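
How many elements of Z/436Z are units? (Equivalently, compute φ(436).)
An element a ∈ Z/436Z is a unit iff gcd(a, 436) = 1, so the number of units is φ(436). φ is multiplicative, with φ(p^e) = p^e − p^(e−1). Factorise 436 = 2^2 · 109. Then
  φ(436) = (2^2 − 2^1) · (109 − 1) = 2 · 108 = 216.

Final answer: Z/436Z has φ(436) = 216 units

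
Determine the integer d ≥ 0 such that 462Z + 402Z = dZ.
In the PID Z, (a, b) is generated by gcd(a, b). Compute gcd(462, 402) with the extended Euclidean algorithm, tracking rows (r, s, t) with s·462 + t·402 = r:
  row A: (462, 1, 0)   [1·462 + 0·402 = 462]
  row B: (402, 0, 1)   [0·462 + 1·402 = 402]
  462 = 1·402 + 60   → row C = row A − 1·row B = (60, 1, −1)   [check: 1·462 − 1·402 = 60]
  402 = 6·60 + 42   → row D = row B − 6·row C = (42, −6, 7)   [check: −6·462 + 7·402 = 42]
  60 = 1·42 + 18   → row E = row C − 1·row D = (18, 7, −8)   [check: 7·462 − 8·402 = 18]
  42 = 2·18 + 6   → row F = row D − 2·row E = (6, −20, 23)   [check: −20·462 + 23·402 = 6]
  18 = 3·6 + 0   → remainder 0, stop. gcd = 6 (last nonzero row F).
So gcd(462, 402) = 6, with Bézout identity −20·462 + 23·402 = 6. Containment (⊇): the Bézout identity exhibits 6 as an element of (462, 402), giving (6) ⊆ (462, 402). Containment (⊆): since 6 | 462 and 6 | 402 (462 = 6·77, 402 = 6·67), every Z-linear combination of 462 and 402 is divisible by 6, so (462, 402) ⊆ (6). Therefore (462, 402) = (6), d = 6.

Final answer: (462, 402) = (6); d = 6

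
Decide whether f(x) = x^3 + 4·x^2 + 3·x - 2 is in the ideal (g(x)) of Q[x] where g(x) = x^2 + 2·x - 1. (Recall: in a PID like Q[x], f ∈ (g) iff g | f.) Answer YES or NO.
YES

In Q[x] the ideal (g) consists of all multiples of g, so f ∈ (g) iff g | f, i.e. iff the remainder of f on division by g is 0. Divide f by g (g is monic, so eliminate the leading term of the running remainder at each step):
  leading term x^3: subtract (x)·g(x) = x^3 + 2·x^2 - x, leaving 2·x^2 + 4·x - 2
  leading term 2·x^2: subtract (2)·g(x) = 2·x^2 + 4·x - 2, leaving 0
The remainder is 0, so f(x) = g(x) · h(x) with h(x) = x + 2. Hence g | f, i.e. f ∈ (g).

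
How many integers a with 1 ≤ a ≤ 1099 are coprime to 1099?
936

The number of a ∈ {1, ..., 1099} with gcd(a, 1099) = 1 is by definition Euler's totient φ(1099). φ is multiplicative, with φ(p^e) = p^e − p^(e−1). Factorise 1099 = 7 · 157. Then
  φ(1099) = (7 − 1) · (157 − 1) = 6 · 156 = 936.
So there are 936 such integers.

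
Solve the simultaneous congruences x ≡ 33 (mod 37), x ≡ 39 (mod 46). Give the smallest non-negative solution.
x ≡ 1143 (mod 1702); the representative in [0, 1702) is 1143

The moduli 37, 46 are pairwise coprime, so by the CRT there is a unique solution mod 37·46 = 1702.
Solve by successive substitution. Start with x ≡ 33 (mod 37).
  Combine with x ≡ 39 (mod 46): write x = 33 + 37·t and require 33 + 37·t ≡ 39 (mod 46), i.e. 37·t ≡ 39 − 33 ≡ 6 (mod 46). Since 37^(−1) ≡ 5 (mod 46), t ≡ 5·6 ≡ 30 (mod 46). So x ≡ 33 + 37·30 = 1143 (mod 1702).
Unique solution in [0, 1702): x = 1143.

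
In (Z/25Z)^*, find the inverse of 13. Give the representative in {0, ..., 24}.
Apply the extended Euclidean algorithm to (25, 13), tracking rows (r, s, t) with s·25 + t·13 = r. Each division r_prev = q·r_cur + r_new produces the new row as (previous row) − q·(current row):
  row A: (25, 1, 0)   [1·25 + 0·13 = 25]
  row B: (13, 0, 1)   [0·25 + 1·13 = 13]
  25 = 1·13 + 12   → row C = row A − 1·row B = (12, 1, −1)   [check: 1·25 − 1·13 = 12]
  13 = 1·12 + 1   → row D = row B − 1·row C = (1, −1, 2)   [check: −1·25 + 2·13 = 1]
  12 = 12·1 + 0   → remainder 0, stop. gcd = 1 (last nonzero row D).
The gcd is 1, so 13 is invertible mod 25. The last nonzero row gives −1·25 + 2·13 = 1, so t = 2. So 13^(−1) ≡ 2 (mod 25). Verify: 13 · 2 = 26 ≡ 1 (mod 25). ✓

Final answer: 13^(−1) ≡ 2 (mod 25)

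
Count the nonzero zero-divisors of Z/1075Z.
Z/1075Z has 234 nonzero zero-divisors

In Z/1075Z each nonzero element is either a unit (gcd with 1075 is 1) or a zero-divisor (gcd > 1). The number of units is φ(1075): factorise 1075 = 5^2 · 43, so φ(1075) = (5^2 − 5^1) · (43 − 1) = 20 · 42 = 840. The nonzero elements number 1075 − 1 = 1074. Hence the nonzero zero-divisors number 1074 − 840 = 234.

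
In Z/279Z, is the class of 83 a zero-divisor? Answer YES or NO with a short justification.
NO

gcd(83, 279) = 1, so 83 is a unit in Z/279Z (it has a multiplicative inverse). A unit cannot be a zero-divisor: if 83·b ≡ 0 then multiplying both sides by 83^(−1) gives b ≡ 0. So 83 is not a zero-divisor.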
┄┄┄┄┄┄
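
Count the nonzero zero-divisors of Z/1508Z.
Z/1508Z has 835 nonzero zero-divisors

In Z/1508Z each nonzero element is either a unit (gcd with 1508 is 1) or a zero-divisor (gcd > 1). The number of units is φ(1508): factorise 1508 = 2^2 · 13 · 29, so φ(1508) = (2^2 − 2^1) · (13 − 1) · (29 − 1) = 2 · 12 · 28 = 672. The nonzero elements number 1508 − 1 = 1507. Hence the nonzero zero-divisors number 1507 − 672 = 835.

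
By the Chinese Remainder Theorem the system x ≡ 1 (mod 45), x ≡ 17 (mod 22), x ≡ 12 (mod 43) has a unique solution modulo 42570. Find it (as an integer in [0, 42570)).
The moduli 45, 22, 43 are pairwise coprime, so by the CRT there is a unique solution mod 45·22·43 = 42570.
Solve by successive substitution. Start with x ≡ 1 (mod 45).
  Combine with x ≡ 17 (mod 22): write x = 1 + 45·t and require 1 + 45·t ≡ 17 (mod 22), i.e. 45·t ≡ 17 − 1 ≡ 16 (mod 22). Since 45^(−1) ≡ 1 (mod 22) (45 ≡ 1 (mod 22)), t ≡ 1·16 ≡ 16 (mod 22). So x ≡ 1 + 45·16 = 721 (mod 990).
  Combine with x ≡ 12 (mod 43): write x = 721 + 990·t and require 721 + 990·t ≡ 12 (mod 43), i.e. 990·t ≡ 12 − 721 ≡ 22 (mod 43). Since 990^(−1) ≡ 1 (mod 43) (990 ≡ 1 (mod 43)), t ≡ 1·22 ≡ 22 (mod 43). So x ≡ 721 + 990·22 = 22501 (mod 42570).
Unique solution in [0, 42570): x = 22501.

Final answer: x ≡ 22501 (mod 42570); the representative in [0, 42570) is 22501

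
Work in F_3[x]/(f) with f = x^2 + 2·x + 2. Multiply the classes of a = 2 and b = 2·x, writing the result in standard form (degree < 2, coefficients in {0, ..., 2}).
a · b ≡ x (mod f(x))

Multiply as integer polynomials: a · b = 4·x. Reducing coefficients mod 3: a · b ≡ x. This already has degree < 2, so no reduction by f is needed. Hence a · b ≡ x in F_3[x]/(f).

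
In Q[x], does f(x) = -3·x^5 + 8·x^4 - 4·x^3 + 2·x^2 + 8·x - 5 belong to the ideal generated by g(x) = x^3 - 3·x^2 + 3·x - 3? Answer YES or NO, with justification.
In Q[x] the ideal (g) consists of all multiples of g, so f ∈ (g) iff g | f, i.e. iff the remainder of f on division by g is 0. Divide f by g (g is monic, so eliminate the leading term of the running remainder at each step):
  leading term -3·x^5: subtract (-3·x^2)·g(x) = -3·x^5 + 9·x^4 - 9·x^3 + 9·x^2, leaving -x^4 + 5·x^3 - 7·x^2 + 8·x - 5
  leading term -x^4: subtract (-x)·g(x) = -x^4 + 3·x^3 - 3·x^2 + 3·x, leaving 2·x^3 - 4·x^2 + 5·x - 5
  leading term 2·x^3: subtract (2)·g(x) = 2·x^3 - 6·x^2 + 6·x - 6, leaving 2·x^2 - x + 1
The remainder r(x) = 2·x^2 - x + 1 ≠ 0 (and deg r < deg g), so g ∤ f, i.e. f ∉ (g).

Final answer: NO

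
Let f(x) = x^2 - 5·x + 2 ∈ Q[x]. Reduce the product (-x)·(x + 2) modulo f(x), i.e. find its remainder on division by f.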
┄┄┄┄┄┄
Everything from the line containing "Work in F_3[x]/(f)" through the line containing "Let f(x) = x^2" in the material above should be retyped exactly, both ends included, and nothing more.

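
Work in F_3[x]/(f) with f = x^2 + 2·x + 2. Multiply the classes of a = 2 and b = 2·x, writing the result in standard form (degree < 2, coefficients in {0, ..., 2}).
a · b ≡ x (mod f(x))

Multiply as integer polynomials: a · b = 4·x. Reducing coefficients mod 3: a · b ≡ x. This already has degree < 2, so no reduction by f is needed. Hence a · b ≡ x in F_3[x]/(f).

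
In Q[x], does f(x) = -3·x^5 + 8·x^4 - 4·x^3 + 2·x^2 + 8·x - 5 belong to the ideal generated by g(x) = x^3 - 3·x^2 + 3·x - 3? Answer YES or NO, with justification.
In Q[x] the ideal (g) consists of all multiples of g, so f ∈ (g) iff g | f, i.e. iff the remainder of f on division by g is 0. Divide f by g (g is monic, so eliminate the leading term of the running remainder at each step):
  leading term -3·x^5: subtract (-3·x^2)·g(x) = -3·x^5 + 9·x^4 - 9·x^3 + 9·x^2, leaving -x^4 + 5·x^3 - 7·x^2 + 8·x - 5
  leading term -x^4: subtract (-x)·g(x) = -x^4 + 3·x^3 - 3·x^2 + 3·x, leaving 2·x^3 - 4·x^2 + 5·x - 5
  leading term 2·x^3: subtract (2)·g(x) = 2·x^3 - 6·x^2 + 6·x - 6, leaving 2·x^2 - x + 1
The remainder r(x) = 2·x^2 - x + 1 ≠ 0 (and deg r < deg g), so g ∤ f, i.e. f ∉ (g).

Final answer: NO

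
Let f(x) = x^2 - 5·x + 2 ∈ Q[x]. Reduce the product (-x)·(x + 2) modulo f(x), i.e. find its remainder on division by f.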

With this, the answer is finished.